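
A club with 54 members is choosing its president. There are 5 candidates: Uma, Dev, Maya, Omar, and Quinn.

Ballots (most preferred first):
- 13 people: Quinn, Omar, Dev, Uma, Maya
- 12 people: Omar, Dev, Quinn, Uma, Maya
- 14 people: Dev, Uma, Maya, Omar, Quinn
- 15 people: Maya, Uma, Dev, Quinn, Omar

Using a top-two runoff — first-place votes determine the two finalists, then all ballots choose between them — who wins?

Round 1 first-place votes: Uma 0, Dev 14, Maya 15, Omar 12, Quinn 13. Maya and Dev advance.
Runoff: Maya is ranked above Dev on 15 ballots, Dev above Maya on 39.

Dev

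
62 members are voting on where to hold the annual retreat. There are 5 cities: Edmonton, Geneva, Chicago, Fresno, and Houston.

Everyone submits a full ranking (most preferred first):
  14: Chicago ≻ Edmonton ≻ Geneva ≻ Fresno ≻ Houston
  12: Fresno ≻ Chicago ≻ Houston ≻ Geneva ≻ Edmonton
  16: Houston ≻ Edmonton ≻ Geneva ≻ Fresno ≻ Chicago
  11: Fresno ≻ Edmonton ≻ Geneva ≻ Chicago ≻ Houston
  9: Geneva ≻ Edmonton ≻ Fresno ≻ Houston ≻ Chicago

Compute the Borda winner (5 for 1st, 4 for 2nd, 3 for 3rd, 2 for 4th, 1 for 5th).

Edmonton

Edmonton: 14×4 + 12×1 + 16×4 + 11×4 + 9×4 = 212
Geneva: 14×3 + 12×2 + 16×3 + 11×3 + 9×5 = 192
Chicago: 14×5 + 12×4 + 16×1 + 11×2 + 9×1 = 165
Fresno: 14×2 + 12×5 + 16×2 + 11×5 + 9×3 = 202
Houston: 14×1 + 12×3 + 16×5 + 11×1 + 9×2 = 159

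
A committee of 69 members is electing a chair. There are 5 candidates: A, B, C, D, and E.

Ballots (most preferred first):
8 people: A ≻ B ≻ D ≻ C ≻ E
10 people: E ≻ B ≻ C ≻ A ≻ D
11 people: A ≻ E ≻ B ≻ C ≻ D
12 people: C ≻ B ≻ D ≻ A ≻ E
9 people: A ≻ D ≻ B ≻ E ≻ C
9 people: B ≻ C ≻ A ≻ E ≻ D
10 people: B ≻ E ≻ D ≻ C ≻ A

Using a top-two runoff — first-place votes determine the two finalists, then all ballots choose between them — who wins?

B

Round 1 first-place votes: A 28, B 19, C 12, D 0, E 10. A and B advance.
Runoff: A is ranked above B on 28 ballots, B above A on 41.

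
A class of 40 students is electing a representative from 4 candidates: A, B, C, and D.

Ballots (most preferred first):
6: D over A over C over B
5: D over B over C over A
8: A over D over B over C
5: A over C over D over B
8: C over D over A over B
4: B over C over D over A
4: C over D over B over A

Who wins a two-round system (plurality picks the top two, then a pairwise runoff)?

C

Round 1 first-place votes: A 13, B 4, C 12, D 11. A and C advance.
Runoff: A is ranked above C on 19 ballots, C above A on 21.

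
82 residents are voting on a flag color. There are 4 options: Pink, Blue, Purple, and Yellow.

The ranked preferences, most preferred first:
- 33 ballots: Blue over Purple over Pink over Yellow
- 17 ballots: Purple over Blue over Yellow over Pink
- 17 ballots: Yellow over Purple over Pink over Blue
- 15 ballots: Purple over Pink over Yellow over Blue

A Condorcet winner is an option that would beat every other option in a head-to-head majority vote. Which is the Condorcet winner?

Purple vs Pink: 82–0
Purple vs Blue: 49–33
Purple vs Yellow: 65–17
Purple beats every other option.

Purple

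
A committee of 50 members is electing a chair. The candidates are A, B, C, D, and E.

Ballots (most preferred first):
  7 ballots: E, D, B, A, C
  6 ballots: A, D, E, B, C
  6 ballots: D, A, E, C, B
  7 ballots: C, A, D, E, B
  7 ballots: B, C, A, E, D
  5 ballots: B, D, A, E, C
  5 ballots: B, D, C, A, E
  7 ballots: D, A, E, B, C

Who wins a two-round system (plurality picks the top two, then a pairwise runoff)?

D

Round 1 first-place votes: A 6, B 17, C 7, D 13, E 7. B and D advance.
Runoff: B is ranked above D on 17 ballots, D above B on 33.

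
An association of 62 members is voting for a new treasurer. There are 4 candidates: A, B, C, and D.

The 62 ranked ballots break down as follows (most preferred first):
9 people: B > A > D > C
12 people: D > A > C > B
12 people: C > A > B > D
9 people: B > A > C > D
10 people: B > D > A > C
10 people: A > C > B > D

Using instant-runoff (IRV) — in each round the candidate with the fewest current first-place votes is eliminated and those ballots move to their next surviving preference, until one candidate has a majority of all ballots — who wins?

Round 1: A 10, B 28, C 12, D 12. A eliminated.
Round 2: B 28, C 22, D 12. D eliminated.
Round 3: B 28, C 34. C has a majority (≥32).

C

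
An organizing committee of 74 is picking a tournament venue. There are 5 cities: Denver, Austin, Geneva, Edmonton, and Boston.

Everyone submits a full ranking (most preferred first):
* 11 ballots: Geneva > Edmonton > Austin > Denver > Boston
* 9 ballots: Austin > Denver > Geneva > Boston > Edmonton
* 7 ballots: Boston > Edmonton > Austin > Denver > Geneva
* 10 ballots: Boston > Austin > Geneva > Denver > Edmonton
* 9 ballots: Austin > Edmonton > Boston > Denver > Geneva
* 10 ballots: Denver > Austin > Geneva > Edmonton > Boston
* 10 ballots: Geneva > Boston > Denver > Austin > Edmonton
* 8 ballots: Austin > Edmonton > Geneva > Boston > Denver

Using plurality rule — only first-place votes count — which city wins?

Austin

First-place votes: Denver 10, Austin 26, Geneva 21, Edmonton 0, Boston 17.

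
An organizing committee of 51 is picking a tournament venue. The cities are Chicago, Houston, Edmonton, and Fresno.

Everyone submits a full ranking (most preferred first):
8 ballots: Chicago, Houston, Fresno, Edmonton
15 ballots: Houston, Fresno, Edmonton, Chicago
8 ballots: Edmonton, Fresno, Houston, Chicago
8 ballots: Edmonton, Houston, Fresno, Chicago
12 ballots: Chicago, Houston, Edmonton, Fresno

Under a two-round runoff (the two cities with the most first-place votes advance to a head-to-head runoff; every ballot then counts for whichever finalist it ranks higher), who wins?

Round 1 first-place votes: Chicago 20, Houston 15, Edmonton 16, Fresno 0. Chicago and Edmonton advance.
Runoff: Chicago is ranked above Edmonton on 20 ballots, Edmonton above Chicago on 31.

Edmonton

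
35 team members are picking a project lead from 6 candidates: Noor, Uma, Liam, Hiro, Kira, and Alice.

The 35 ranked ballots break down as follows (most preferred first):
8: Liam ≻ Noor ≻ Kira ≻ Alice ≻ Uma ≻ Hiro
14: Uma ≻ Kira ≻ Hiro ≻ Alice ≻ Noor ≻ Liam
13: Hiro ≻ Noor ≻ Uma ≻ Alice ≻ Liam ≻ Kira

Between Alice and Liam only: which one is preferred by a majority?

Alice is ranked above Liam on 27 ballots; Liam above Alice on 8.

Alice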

______

- [What you are asked to do]: Provide only the count of lines within the entries above that include the string "follows".

- [Response below]: 2